Scan the listing beneath this sentence. Report each line with the word "idle".

INPUT MATERIAL Block Start

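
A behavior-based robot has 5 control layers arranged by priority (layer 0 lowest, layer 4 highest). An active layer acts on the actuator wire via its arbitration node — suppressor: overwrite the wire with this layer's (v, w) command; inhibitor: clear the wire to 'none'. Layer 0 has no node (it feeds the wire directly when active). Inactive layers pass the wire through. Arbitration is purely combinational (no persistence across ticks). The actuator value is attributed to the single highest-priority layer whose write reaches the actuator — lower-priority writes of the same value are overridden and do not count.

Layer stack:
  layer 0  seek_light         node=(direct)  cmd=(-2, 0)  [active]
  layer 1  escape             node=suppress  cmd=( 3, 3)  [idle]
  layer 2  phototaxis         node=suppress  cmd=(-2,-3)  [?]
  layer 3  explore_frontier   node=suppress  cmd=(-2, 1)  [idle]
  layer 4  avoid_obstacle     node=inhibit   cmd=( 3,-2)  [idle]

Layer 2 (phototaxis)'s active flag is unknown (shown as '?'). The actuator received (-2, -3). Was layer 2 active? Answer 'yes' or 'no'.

If layer 2 is active=yes:
  actuator would be (-2, -3)
If layer 2 is active=no:
  actuator would be (-2, 0)
Observed (-2, -3), so layer 2 was active.

yes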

INPUT MATERIAL Block End

EXERCISE RESPONSE –
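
  layer 1  escape             node=suppress  cmd=( 3, 3)  [idle]
  layer 3  explore_frontier   node=suppress  cmd=(-2, 1)  [idle]
  layer 4  avoid_obstacle     node=inhibit   cmd=( 3,-2)  [idle]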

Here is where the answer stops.